Stored items
---------------
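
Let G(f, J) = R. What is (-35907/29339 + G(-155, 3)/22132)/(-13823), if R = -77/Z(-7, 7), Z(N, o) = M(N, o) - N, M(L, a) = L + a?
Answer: 72274223/815972629964 ≈ 8.8574e-5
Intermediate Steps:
Z(N, o) = o (Z(N, o) = (N + o) - N = o)
R = -11 (R = -77/7 = -77*⅐ = -11)
G(f, J) = -11
(-35907/29339 + G(-155, 3)/22132)/(-13823) = (-35907/29339 - 11/22132)/(-13823) = (-35907*1/29339 - 11*1/22132)*(-1/13823) = (-35907/29339 - 1/2012)*(-1/13823) = -72274223/59030068*(-1/13823) = 72274223/815972629964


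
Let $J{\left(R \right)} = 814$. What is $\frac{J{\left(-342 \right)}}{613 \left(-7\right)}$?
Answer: $- \frac{814}{4291} \approx -0.1897$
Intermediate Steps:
$\frac{J{\left(-342 \right)}}{613 \left(-7\right)} = \frac{814}{613 \left(-7\right)} = \frac{814}{-4291} = 814 \left(- \frac{1}{4291}\right) = - \frac{814}{4291}$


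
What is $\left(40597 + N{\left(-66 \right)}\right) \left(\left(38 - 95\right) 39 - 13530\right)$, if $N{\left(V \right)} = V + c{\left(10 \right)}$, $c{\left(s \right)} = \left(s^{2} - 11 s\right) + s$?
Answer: $-638484843$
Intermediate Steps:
$c{\left(s \right)} = s^{2} - 10 s$
$N{\left(V \right)} = V$ ($N{\left(V \right)} = V + 10 \left(-10 + 10\right) = V + 10 \cdot 0 = V + 0 = V$)
$\left(40597 + N{\left(-66 \right)}\right) \left(\left(38 - 95\right) 39 - 13530\right) = \left(40597 - 66\right) \left(\left(38 - 95\right) 39 - 13530\right) = 40531 \left(\left(-57\right) 39 - 13530\right) = 40531 \left(-2223 - 13530\right) = 40531 \left(-15753\right) = -638484843$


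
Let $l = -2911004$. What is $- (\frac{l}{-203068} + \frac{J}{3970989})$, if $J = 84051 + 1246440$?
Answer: $- \frac{985812084112}{67198399521} \approx -14.67$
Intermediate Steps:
$J = 1330491$
$- (\frac{l}{-203068} + \frac{J}{3970989}) = - (- \frac{2911004}{-203068} + \frac{1330491}{3970989}) = - (\left(-2911004\right) \left(- \frac{1}{203068}\right) + 1330491 \cdot \frac{1}{3970989}) = - (\frac{727751}{50767} + \frac{443497}{1323663}) = \left(-1\right) \frac{985812084112}{67198399521} = - \frac{985812084112}{67198399521}$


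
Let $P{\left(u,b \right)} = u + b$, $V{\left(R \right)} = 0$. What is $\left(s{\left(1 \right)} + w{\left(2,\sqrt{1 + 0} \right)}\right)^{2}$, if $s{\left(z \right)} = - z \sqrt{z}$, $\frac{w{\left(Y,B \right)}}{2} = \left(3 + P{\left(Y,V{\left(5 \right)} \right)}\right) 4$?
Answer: $1521$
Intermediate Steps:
$P{\left(u,b \right)} = b + u$
$w{\left(Y,B \right)} = 24 + 8 Y$ ($w{\left(Y,B \right)} = 2 \left(3 + \left(0 + Y\right)\right) 4 = 2 \left(3 + Y\right) 4 = 2 \left(12 + 4 Y\right) = 24 + 8 Y$)
$s{\left(z \right)} = - z^{\frac{3}{2}}$
$\left(s{\left(1 \right)} + w{\left(2,\sqrt{1 + 0} \right)}\right)^{2} = \left(- 1^{\frac{3}{2}} + \left(24 + 8 \cdot 2\right)\right)^{2} = \left(\left(-1\right) 1 + \left(24 + 16\right)\right)^{2} = \left(-1 + 40\right)^{2} = 39^{2} = 1521$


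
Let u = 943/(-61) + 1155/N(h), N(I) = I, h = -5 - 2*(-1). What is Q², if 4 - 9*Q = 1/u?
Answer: 1062173281/5370544656 ≈ 0.19778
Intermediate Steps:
h = -3 (h = -5 + 2 = -3)
u = -24428/61 (u = 943/(-61) + 1155/(-3) = 943*(-1/61) + 1155*(-⅓) = -943/61 - 385 = -24428/61 ≈ -400.46)
Q = 32591/73284 (Q = 4/9 - 1/(9*(-24428/61)) = 4/9 - ⅑*(-61/24428) = 4/9 + 61/219852 = 32591/73284 ≈ 0.44472)
Q² = (32591/73284)² = 1062173281/5370544656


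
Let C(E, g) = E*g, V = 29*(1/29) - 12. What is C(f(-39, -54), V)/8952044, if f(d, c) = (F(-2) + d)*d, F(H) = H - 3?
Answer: -4719/2238011 ≈ -0.0021086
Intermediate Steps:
F(H) = -3 + H
f(d, c) = d*(-5 + d) (f(d, c) = ((-3 - 2) + d)*d = (-5 + d)*d = d*(-5 + d))
V = -11 (V = 29*(1*(1/29)) - 12 = 29*(1/29) - 12 = 1 - 12 = -11)
C(f(-39, -54), V)/8952044 = (-39*(-5 - 39)*(-11))/8952044 = (-39*(-44)*(-11))*(1/8952044) = (1716*(-11))*(1/8952044) = -18876*1/8952044 = -4719/2238011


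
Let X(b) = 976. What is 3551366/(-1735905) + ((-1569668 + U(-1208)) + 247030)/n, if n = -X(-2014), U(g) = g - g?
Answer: 1146253892087/847121640 ≈ 1353.1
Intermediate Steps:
U(g) = 0
n = -976 (n = -1*976 = -976)
3551366/(-1735905) + ((-1569668 + U(-1208)) + 247030)/n = 3551366/(-1735905) + ((-1569668 + 0) + 247030)/(-976) = 3551366*(-1/1735905) + (-1569668 + 247030)*(-1/976) = -3551366/1735905 - 1322638*(-1/976) = -3551366/1735905 + 661319/488 = 1146253892087/847121640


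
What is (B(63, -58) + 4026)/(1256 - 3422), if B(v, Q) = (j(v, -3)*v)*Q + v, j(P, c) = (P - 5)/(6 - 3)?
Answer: 22185/722 ≈ 30.727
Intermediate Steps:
j(P, c) = -5/3 + P/3 (j(P, c) = (-5 + P)/3 = (-5 + P)*(⅓) = -5/3 + P/3)
B(v, Q) = v + Q*v*(-5/3 + v/3) (B(v, Q) = ((-5/3 + v/3)*v)*Q + v = (v*(-5/3 + v/3))*Q + v = Q*v*(-5/3 + v/3) + v = v + Q*v*(-5/3 + v/3))
(B(63, -58) + 4026)/(1256 - 3422) = ((⅓)*63*(3 - 58*(-5 + 63)) + 4026)/(1256 - 3422) = ((⅓)*63*(3 - 58*58) + 4026)/(-2166) = ((⅓)*63*(3 - 3364) + 4026)*(-1/2166) = ((⅓)*63*(-3361) + 4026)*(-1/2166) = (-70581 + 4026)*(-1/2166) = -66555*(-1/2166) = 22185/722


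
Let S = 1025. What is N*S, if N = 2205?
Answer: 2260125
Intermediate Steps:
N*S = 2205*1025 = 2260125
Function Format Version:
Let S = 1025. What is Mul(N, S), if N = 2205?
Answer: 2260125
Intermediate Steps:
Mul(N, S) = Mul(2205, 1025) = 2260125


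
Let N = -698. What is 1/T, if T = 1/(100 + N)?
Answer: -598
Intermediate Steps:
T = -1/598 (T = 1/(100 - 698) = 1/(-598) = -1/598 ≈ -0.0016722)
1/T = 1/(-1/598) = -598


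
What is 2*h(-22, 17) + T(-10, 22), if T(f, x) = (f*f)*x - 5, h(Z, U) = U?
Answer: 2229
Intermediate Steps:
T(f, x) = -5 + x*f² (T(f, x) = f²*x - 5 = x*f² - 5 = -5 + x*f²)
2*h(-22, 17) + T(-10, 22) = 2*17 + (-5 + 22*(-10)²) = 34 + (-5 + 22*100) = 34 + (-5 + 2200) = 34 + 2195 = 2229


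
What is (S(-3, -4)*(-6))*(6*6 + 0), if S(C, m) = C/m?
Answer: -162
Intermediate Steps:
(S(-3, -4)*(-6))*(6*6 + 0) = (-3/(-4)*(-6))*(6*6 + 0) = (-3*(-¼)*(-6))*(36 + 0) = ((¾)*(-6))*36 = -9/2*36 = -162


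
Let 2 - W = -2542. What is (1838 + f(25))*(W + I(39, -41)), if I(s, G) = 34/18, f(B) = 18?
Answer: 42526528/9 ≈ 4.7252e+6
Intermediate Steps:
W = 2544 (W = 2 - 1*(-2542) = 2 + 2542 = 2544)
I(s, G) = 17/9 (I(s, G) = 34*(1/18) = 17/9)
(1838 + f(25))*(W + I(39, -41)) = (1838 + 18)*(2544 + 17/9) = 1856*(22913/9) = 42526528/9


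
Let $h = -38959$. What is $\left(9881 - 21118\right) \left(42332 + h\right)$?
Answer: $-37902401$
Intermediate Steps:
$\left(9881 - 21118\right) \left(42332 + h\right) = \left(9881 - 21118\right) \left(42332 - 38959\right) = \left(-11237\right) 3373 = -37902401$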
---------------
Exact duplication is required for the lines above, from the line that contains "Let 2 - W = -2542." to the line that contains "Answer: 42526528/9 ≈ 4.7252e+6", inclusive; omit all others.

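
Let 2 - W = -2542. What is (1838 + f(25))*(W + I(39, -41)), if I(s, G) = 34/18, f(B) = 18?
Answer: 42526528/9 ≈ 4.7252e+6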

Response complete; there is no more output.